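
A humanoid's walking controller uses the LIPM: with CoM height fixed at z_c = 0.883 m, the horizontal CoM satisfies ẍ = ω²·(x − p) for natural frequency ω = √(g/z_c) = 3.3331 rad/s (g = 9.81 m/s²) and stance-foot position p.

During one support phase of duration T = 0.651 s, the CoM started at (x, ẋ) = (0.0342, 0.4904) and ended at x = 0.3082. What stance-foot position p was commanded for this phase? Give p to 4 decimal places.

p = 0.1395

ωT = 3.3331·0.651 = 2.169848; cosh(ωT) = 4.435574, sinh(ωT) = 4.321379
x(T) = p + (x₀−p)·cosh(ωT) + (ẋ₀/ω)·sinh(ωT) ⇒ p·(1 − cosh) = x(T) − x₀·cosh − (ẋ₀/ω)·sinh
numerator   = 0.3082 − (0.0342)·4.435574 − (0.4904/3.3331)·4.321379 = -0.479302
denominator = 1 − 4.435574 = -3.435574
p = -0.479302 / -3.435574 = 0.1395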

Work task | Give back all the material, with each line exactly as it stands.

Response |
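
A humanoid's walking controller uses the LIPM: with CoM height fixed at z_c = 0.883 m, the horizontal CoM satisfies ẍ = ω²·(x − p) for natural frequency ω = √(g/z_c) = 3.3331 rad/s (g = 9.81 m/s²) and stance-foot position p.

During one support phase of duration T = 0.651 s, the CoM started at (x, ẋ) = (0.0342, 0.4904) and ended at x = 0.3082. What stance-foot position p was commanded for this phase? Give p to 4 decimal places.

p = 0.1395

ωT = 3.3331·0.651 = 2.169848; cosh(ωT) = 4.435574, sinh(ωT) = 4.321379
x(T) = p + (x₀−p)·cosh(ωT) + (ẋ₀/ω)·sinh(ωT) ⇒ p·(1 − cosh) = x(T) − x₀·cosh − (ẋ₀/ω)·sinh
numerator   = 0.3082 − (0.0342)·4.435574 − (0.4904/3.3331)·4.321379 = -0.479302
denominator = 1 − 4.435574 = -3.435574
p = -0.479302 / -3.435574 = 0.1395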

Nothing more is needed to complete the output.